== Segment start ==

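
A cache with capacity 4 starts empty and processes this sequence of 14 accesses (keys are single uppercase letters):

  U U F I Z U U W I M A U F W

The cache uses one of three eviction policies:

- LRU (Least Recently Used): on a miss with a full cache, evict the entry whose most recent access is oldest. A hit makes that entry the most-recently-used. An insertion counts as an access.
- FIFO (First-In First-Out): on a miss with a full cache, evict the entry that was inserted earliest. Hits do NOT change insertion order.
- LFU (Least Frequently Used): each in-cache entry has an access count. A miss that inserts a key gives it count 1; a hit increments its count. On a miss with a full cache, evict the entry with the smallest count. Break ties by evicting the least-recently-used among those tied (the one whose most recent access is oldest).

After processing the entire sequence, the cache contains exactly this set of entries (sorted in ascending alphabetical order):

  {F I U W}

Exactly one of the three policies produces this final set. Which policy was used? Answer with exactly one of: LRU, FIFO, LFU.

Answer: LFU

Derivation:
Simulating under each policy and comparing final sets:
  LRU: final set = {A F U W} -> differs
  FIFO: final set = {A F U W} -> differs
  LFU: final set = {F I U W} -> MATCHES target
Only LFU produces the target set.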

== Segment end ==

The result should be the lines from the line with "Exactly one of the" to the last line of the material, returned exactly and without any other line.

## Response to this task
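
Exactly one of the three policies produces this final set. Which policy was used? Answer with exactly one of: LRU, FIFO, LFU.

Answer: LFU

Derivation:
Simulating under each policy and comparing final sets:
  LRU: final set = {A F U W} -> differs
  FIFO: final set = {A F U W} -> differs
  LFU: final set = {F I U W} -> MATCHES target
Only LFU produces the target set.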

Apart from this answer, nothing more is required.